[Records excerpted from a collection]
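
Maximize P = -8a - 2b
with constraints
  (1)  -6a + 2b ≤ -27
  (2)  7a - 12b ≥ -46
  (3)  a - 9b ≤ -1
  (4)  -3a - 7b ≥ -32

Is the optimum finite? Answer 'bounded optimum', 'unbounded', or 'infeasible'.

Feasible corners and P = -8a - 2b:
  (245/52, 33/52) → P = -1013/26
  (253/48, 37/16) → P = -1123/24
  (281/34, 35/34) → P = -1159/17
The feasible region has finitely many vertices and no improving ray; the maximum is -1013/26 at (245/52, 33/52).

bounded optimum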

* * *

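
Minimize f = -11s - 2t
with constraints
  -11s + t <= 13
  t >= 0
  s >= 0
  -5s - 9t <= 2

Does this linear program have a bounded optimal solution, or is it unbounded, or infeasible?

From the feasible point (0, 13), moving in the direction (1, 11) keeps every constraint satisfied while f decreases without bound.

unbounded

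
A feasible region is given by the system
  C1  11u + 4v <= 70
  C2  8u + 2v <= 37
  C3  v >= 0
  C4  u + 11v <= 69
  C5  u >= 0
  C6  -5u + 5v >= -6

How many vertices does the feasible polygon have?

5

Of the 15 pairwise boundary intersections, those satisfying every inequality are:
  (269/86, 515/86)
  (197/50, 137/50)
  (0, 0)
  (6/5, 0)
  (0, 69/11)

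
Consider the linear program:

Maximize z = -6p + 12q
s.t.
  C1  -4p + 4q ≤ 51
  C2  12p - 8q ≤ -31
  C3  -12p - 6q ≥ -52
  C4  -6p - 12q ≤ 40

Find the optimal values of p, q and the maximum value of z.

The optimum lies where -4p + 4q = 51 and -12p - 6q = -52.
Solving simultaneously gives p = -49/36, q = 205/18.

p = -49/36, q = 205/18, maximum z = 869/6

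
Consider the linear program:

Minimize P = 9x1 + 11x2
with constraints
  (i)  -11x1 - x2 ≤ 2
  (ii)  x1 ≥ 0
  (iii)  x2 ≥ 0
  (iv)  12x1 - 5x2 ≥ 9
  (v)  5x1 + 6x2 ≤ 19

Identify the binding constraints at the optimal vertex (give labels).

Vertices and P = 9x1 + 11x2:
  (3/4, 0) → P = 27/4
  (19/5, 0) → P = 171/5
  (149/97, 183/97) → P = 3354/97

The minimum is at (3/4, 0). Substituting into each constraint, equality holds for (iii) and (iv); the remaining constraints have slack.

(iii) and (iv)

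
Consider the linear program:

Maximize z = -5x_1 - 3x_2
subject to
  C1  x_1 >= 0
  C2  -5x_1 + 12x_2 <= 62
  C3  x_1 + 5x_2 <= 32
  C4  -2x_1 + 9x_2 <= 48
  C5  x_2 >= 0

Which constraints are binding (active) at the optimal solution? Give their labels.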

---

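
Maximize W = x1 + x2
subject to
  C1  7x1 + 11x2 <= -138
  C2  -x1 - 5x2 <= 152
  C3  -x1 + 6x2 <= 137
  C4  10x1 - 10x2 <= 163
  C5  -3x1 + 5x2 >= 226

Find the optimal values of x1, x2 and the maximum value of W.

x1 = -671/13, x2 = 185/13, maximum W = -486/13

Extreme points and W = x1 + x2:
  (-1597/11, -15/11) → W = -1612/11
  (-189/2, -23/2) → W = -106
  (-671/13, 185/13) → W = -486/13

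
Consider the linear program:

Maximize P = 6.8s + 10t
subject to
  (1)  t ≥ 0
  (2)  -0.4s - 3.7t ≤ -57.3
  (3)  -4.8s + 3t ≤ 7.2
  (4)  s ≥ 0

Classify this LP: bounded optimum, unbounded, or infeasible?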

- [Aim of the task]
Check each line of the records above for the word "Minimize" and report how many lines have it, as a number only.

- [Solution]
2